TASK OBJECTIVE ::
The data must be given again in full, with no line altered.

SOURCE INFORMATION ::
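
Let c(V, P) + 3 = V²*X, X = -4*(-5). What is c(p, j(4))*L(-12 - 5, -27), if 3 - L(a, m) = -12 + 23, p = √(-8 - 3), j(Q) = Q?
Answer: 1784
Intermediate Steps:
X = 20
p = I*√11 (p = √(-11) = I*√11 ≈ 3.3166*I)
L(a, m) = -8 (L(a, m) = 3 - (-12 + 23) = 3 - 1*11 = 3 - 11 = -8)
c(V, P) = -3 + 20*V² (c(V, P) = -3 + V²*20 = -3 + 20*V²)
c(p, j(4))*L(-12 - 5, -27) = (-3 + 20*(I*√11)²)*(-8) = (-3 + 20*(-11))*(-8) = (-3 - 220)*(-8) = -223*(-8) = 1784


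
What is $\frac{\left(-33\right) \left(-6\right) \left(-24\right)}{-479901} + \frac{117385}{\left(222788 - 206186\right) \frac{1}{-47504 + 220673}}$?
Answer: $\frac{1083906703692141}{885257378} \approx 1.2244 \cdot 10^{6}$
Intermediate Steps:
$\frac{\left(-33\right) \left(-6\right) \left(-24\right)}{-479901} + \frac{117385}{\left(222788 - 206186\right) \frac{1}{-47504 + 220673}} = 198 \left(-24\right) \left(- \frac{1}{479901}\right) + \frac{117385}{16602 \cdot \frac{1}{173169}} = \left(-4752\right) \left(- \frac{1}{479901}\right) + \frac{117385}{16602 \cdot \frac{1}{173169}} = \frac{1584}{159967} + \frac{117385}{\frac{5534}{57723}} = \frac{1584}{159967} + 117385 \cdot \frac{57723}{5534} = \frac{1584}{159967} + \frac{6775814355}{5534} = \frac{1083906703692141}{885257378}$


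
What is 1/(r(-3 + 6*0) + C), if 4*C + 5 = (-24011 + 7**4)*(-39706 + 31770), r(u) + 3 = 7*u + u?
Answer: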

RESULT OF THE EXERCISE ::
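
Let c(V, P) + 3 = V²*X, X = -4*(-5). What is c(p, j(4))*L(-12 - 5, -27), if 3 - L(a, m) = -12 + 23, p = √(-8 - 3), j(Q) = Q?
Answer: 1784
Intermediate Steps:
X = 20
p = I*√11 (p = √(-11) = I*√11 ≈ 3.3166*I)
L(a, m) = -8 (L(a, m) = 3 - (-12 + 23) = 3 - 1*11 = 3 - 11 = -8)
c(V, P) = -3 + 20*V² (c(V, P) = -3 + V²*20 = -3 + 20*V²)
c(p, j(4))*L(-12 - 5, -27) = (-3 + 20*(I*√11)²)*(-8) = (-3 + 20*(-11))*(-8) = (-3 - 220)*(-8) = -223*(-8) = 1784


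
What is $\frac{\left(-33\right) \left(-6\right) \left(-24\right)}{-479901} + \frac{117385}{\left(222788 - 206186\right) \frac{1}{-47504 + 220673}}$?
Answer: $\frac{1083906703692141}{885257378} \approx 1.2244 \cdot 10^{6}$
Intermediate Steps:
$\frac{\left(-33\right) \left(-6\right) \left(-24\right)}{-479901} + \frac{117385}{\left(222788 - 206186\right) \frac{1}{-47504 + 220673}} = 198 \left(-24\right) \left(- \frac{1}{479901}\right) + \frac{117385}{16602 \cdot \frac{1}{173169}} = \left(-4752\right) \left(- \frac{1}{479901}\right) + \frac{117385}{16602 \cdot \frac{1}{173169}} = \frac{1584}{159967} + \frac{117385}{\frac{5534}{57723}} = \frac{1584}{159967} + 117385 \cdot \frac{57723}{5534} = \frac{1584}{159967} + \frac{6775814355}{5534} = \frac{1083906703692141}{885257378}$


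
What is 1/(r(-3 + 6*0) + C), if 4*C + 5 = (-24011 + 7**4)*(-39706 + 31770), r(u) + 3 = 7*u + u?
Answer: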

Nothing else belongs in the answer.